▶ [Task requirements]
Please give back the listing exactly as it reads.
——
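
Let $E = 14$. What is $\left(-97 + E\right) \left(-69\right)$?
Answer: $5727$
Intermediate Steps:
$\left(-97 + E\right) \left(-69\right) = \left(-97 + 14\right) \left(-69\right) = \left(-83\right) \left(-69\right) = 5727$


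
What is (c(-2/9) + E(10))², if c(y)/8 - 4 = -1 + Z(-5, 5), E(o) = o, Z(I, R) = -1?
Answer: 676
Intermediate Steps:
c(y) = 16 (c(y) = 32 + 8*(-1 - 1) = 32 + 8*(-2) = 32 - 16 = 16)
(c(-2/9) + E(10))² = (16 + 10)² = 26² = 676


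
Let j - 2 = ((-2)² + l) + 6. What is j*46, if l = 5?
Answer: 782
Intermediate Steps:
j = 17 (j = 2 + (((-2)² + 5) + 6) = 2 + ((4 + 5) + 6) = 2 + (9 + 6) = 2 + 15 = 17)
j*46 = 17*46 = 782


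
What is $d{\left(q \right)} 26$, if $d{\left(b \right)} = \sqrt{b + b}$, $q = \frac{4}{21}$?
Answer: $\frac{52 \sqrt{42}}{21} \approx 16.048$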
——
▶ [Answer below]
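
Let $E = 14$. What is $\left(-97 + E\right) \left(-69\right)$?
Answer: $5727$
Intermediate Steps:
$\left(-97 + E\right) \left(-69\right) = \left(-97 + 14\right) \left(-69\right) = \left(-83\right) \left(-69\right) = 5727$


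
What is (c(-2/9) + E(10))², if c(y)/8 - 4 = -1 + Z(-5, 5), E(o) = o, Z(I, R) = -1?
Answer: 676
Intermediate Steps:
c(y) = 16 (c(y) = 32 + 8*(-1 - 1) = 32 + 8*(-2) = 32 - 16 = 16)
(c(-2/9) + E(10))² = (16 + 10)² = 26² = 676


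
Let j - 2 = ((-2)² + l) + 6. What is j*46, if l = 5?
Answer: 782
Intermediate Steps:
j = 17 (j = 2 + (((-2)² + 5) + 6) = 2 + ((4 + 5) + 6) = 2 + (9 + 6) = 2 + 15 = 17)
j*46 = 17*46 = 782


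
What is $d{\left(q \right)} 26$, if $d{\left(b \right)} = \sqrt{b + b}$, $q = \frac{4}{21}$?
Answer: $\frac{52 \sqrt{42}}{21} \approx 16.048$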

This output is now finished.